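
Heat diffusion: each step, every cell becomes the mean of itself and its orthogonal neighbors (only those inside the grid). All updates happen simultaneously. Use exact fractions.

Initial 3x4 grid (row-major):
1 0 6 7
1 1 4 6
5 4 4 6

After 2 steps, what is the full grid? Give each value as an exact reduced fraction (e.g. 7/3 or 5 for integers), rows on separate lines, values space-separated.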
........
# [PROBLEM DESCRIPTION]
Lines of the listing above that contain the word "exact" must all be copied.

# [EXERCISE RESPONSE]
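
Heat diffusion: each step, every cell becomes the mean of itself and its orthogonal neighbors (only those inside the grid). All updates happen simultaneously. Use exact fractions.
After 2 steps, what is the full grid? Give each value as an exact reduced fraction (e.g. 7/3 or 5 for integers), rows on separate lines, values space-separated.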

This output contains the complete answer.